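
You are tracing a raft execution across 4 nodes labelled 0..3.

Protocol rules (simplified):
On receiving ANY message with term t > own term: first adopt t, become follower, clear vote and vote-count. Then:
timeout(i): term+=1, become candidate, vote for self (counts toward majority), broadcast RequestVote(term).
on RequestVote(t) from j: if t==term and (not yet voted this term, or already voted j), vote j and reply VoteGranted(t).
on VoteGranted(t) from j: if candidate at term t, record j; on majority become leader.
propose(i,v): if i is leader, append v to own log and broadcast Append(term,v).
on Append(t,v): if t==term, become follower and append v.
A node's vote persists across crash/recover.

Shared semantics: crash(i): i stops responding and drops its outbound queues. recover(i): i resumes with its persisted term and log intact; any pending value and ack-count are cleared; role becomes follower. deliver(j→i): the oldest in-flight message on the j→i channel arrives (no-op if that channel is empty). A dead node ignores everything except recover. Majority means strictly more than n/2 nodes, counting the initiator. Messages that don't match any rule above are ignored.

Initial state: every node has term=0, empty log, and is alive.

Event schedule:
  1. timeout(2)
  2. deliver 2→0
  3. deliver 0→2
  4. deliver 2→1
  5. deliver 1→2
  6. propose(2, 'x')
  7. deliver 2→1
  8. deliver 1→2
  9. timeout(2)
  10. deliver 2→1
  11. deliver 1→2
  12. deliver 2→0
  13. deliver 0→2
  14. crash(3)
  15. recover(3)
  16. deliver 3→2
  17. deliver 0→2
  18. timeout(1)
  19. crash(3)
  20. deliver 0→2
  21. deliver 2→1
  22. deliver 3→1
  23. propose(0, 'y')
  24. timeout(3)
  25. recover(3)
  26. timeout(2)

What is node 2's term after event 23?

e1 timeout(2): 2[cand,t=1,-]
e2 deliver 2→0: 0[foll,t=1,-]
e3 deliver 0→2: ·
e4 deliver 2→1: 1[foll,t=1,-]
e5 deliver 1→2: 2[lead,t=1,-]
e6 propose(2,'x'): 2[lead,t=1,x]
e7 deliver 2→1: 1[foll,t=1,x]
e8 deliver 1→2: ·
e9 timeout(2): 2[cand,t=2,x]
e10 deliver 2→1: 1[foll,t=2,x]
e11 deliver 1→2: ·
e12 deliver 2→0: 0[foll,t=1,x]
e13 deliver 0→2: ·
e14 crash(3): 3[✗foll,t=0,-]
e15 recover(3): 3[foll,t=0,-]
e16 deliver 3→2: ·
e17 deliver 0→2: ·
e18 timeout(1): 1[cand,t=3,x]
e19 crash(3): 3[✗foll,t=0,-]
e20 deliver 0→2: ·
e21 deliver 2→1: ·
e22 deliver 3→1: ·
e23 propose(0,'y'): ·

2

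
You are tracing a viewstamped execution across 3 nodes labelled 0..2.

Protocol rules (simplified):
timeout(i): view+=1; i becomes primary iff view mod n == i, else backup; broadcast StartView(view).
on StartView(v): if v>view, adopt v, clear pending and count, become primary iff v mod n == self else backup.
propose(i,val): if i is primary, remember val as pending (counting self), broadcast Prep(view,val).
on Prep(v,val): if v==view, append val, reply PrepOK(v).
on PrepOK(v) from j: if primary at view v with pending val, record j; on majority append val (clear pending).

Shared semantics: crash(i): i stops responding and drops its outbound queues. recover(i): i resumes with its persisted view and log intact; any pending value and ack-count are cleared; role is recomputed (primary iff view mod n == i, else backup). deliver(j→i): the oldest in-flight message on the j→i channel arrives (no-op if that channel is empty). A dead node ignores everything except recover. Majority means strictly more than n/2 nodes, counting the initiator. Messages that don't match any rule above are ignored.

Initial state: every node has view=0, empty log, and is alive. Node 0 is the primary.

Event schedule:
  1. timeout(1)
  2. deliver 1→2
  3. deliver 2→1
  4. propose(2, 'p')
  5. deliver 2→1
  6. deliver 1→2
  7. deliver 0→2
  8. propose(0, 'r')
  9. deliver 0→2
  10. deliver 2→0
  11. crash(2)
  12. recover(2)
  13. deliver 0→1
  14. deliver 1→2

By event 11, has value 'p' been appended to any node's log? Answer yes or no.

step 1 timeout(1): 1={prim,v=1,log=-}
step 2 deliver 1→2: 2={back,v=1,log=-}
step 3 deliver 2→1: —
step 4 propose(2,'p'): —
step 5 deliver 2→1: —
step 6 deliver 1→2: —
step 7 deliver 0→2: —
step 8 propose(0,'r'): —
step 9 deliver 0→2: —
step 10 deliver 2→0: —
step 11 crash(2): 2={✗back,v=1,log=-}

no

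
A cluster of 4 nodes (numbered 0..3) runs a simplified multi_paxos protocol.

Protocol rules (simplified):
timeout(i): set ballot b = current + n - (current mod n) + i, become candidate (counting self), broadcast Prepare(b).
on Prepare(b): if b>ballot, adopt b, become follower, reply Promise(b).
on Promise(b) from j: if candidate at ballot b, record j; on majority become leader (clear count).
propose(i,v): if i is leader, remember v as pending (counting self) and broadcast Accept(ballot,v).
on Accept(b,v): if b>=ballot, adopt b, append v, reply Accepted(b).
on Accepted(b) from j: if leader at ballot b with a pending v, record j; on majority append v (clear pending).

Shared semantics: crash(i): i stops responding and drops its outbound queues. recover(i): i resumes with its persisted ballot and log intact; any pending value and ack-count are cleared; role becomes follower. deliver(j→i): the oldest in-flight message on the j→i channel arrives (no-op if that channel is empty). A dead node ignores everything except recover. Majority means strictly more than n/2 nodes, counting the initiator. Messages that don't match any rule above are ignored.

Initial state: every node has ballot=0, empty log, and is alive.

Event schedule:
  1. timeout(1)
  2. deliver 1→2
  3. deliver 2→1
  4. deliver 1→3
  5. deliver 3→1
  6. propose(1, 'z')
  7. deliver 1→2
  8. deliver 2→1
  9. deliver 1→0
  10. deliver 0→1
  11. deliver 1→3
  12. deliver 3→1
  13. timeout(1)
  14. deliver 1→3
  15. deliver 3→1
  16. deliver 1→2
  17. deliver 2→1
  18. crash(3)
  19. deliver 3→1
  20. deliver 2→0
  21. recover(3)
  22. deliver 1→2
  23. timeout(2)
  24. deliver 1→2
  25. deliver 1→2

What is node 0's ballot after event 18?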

Problem description: What is needed is an exact copy of the lines from the one containing "22. deliver 1→2" through the last line of the records, and nothing else.

Response area:
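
  22. deliver 1→2
  23. timeout(2)
  24. deliver 1→2
  25. deliver 1→2

What is node 0's ballot after event 18?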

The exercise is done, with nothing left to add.